↓
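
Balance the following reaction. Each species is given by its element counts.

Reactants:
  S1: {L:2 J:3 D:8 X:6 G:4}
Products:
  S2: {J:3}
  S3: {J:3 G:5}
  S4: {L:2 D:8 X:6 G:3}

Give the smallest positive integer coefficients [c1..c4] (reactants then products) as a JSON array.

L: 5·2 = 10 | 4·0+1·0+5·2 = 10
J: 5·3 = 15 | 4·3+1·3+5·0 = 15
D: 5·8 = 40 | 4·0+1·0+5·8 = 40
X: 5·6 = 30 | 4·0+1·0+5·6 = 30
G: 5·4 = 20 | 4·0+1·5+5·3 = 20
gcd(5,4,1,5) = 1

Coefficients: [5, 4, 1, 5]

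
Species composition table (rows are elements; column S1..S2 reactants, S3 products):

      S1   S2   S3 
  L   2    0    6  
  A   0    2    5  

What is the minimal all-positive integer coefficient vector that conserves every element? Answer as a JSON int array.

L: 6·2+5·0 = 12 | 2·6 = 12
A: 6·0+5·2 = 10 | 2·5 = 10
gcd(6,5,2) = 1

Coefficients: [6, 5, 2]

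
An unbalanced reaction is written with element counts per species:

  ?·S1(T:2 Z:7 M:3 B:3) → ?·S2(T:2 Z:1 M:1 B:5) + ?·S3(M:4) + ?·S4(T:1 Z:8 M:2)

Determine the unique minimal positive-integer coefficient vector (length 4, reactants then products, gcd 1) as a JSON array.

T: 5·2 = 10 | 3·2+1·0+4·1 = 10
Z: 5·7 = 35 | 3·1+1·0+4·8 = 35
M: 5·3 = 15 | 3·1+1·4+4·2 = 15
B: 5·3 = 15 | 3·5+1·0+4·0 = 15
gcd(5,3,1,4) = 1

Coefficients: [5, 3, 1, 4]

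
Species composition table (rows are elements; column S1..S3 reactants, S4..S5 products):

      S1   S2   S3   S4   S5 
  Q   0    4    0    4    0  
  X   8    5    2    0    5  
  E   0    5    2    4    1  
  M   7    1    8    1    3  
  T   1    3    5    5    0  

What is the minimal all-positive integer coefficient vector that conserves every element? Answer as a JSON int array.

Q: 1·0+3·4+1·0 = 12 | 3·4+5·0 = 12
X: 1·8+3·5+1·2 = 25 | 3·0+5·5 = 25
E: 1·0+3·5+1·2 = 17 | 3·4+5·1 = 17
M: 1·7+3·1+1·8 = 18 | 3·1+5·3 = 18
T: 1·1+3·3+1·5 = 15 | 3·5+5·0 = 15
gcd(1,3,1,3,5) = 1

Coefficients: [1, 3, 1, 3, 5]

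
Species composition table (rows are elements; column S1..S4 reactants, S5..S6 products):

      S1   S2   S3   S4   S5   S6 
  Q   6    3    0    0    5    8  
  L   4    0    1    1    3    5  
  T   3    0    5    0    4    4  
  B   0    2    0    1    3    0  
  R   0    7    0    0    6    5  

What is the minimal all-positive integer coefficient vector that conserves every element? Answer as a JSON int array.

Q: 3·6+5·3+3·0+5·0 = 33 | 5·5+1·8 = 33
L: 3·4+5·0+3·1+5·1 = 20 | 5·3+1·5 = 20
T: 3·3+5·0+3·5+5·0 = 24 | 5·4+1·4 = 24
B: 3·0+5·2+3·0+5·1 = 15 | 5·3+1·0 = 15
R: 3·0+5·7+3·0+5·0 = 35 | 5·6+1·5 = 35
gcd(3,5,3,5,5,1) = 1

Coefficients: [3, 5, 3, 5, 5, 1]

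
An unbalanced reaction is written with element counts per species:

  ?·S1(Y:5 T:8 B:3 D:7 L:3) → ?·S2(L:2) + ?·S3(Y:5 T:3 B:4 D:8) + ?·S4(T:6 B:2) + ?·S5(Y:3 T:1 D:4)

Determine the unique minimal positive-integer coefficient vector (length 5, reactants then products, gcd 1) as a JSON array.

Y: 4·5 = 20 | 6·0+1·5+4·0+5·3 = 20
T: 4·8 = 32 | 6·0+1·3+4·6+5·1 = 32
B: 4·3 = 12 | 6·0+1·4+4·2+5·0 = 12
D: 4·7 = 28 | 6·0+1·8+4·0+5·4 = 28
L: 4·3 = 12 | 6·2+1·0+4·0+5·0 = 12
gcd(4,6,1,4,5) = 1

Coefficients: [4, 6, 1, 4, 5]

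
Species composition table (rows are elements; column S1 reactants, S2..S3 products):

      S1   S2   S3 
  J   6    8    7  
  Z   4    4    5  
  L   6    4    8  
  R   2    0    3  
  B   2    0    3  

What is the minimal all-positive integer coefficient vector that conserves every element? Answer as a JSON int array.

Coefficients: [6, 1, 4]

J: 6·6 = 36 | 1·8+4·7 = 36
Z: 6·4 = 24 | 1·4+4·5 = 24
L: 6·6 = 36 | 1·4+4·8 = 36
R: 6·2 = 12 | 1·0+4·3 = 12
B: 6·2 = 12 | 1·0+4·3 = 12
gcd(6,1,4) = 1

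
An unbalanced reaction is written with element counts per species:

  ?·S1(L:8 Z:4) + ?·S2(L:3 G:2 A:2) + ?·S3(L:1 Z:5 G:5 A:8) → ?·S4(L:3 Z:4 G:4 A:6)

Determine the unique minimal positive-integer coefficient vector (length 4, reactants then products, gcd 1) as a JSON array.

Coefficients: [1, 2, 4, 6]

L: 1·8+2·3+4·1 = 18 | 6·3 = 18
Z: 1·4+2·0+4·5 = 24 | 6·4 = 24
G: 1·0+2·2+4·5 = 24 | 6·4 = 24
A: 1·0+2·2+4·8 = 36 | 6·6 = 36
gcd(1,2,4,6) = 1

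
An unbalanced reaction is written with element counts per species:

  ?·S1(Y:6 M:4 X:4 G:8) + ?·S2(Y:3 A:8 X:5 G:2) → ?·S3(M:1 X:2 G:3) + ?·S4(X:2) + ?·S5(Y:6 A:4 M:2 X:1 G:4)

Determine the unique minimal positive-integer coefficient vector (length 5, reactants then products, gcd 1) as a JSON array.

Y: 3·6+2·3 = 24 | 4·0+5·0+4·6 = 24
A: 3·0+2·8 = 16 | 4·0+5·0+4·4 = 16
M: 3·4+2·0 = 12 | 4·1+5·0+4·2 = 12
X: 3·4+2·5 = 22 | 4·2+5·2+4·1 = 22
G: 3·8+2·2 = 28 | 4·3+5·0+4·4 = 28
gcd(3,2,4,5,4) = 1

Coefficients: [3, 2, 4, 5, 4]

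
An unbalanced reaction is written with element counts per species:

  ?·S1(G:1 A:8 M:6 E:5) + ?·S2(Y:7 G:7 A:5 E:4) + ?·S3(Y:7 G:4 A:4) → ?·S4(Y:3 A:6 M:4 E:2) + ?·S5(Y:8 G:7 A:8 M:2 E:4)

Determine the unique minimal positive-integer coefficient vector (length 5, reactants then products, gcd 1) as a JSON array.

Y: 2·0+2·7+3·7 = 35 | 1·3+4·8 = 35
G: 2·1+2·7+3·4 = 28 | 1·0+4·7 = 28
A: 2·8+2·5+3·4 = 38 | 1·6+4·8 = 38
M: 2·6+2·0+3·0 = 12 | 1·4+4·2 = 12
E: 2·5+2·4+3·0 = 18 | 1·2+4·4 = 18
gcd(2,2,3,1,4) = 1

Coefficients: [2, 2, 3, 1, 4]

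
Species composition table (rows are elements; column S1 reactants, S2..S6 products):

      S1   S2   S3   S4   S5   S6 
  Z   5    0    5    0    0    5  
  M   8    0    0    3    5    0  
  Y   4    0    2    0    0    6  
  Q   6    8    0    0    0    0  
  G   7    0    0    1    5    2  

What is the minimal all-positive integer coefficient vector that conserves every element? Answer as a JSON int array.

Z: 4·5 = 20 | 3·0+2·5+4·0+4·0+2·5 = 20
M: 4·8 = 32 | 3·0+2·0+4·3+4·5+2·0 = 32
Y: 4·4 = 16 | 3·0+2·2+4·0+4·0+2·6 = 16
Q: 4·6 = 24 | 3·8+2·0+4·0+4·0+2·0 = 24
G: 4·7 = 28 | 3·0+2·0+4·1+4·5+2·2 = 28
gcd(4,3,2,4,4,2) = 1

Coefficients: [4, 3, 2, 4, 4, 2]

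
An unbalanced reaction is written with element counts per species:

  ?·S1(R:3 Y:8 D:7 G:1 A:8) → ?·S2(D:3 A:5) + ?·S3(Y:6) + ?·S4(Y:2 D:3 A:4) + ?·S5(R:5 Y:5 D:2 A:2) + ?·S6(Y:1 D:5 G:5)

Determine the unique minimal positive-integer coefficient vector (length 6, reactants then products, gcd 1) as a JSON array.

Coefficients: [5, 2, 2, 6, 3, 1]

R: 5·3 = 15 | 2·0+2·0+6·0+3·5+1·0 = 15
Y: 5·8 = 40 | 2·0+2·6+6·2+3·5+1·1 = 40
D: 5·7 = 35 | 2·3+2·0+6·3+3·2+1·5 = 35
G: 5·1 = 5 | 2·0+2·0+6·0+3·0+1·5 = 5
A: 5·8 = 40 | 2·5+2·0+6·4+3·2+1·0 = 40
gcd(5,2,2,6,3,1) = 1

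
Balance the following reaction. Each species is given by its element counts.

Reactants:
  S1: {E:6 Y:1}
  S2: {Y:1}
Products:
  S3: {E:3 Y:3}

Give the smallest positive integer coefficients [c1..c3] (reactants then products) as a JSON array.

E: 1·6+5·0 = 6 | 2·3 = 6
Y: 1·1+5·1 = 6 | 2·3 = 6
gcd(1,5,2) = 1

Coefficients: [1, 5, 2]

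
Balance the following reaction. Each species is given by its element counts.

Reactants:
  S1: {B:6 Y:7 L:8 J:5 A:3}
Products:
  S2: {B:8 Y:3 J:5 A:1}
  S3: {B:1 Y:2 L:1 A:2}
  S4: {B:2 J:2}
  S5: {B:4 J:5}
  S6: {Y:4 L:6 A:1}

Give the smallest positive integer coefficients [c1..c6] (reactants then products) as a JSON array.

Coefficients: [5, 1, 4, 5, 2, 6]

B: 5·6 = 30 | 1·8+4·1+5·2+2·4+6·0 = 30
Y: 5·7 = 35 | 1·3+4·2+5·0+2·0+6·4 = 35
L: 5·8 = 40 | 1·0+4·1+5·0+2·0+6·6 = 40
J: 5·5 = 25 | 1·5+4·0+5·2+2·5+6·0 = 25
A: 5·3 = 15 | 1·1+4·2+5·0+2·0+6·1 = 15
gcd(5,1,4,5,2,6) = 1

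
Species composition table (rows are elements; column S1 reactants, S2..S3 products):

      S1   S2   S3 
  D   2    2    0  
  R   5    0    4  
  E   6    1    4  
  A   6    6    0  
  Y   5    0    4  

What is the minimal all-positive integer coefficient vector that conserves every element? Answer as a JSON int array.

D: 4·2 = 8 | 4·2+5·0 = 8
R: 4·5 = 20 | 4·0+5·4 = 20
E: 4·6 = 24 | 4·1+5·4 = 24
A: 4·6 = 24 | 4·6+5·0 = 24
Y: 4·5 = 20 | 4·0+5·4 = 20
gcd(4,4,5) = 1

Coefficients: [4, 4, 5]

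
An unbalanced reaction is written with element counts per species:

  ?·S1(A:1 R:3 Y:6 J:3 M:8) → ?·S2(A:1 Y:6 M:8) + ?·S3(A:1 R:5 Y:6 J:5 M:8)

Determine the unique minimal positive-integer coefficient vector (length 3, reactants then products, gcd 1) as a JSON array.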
↑
TASK REQUIREMENTS:
Please count the lines above that contain the word "composition", and reply with the number alone.

EXERCISE OUTPUT:
6